<<<<
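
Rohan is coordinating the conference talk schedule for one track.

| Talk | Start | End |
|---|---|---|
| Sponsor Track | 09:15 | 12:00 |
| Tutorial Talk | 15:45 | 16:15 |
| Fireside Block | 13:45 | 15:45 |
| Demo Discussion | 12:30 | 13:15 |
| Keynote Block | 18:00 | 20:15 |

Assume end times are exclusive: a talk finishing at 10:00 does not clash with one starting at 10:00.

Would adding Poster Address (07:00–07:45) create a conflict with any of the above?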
>>>>
*EXERCISE*.
Exact transcription of the records is all that is wanted.

*TASK SOLUTION*.
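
Rohan is coordinating the conference talk schedule for one track.

| Talk | Start | End |
|---|---|---|
| Sponsor Track | 09:15 | 12:00 |
| Tutorial Talk | 15:45 | 16:15 |
| Fireside Block | 13:45 | 15:45 |
| Demo Discussion | 12:30 | 13:15 |
| Keynote Block | 18:00 | 20:15 |

Assume end times are exclusive: a talk finishing at 10:00 does not clash with one starting at 10:00.

Would adding Poster Address (07:00–07:45) create a conflict with any of the above?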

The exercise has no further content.